## RECORDED INFORMATION
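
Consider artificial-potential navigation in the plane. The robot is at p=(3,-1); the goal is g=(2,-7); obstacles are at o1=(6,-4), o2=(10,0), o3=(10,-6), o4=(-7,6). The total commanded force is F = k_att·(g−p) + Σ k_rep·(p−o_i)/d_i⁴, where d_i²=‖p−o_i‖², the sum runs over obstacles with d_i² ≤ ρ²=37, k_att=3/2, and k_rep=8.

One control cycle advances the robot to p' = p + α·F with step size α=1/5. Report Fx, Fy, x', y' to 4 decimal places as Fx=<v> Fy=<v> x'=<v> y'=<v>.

F_att = 3/2·(g−p) = 3/2·(-1,-6) = (-1.5000,-9.0000)
o1: d²=18 ≤ ρ²=37; F_rep = 8·(-3,3)/18² = (-0.0741,0.0741)
o2: d²=50 > ρ²=37 → inactive
o3: d²=74 > ρ²=37 → inactive
o4: d²=149 > ρ²=37 → inactive
F = F_att + ΣF_rep = (-1.5741,-8.9259)
p' = p + 1/5·F = (2.6852,-2.7852)

Fx=-1.5741 Fy=-8.9259 x'=2.6852 y'=-2.7852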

## WHAT YOU NEED TO DO
The required output is every line from the one with "One control cycle" to the final line of the entries, repeated exactly and with nothing else.

## TASK RESULT
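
One control cycle advances the robot to p' = p + α·F with step size α=1/5. Report Fx, Fy, x', y' to 4 decimal places as Fx=<v> Fy=<v> x'=<v> y'=<v>.

F_att = 3/2·(g−p) = 3/2·(-1,-6) = (-1.5000,-9.0000)
o1: d²=18 ≤ ρ²=37; F_rep = 8·(-3,3)/18² = (-0.0741,0.0741)
o2: d²=50 > ρ²=37 → inactive
o3: d²=74 > ρ²=37 → inactive
o4: d²=149 > ρ²=37 → inactive
F = F_att + ΣF_rep = (-1.5741,-8.9259)
p' = p + 1/5·F = (2.6852,-2.7852)

Fx=-1.5741 Fy=-8.9259 x'=2.6852 y'=-2.7852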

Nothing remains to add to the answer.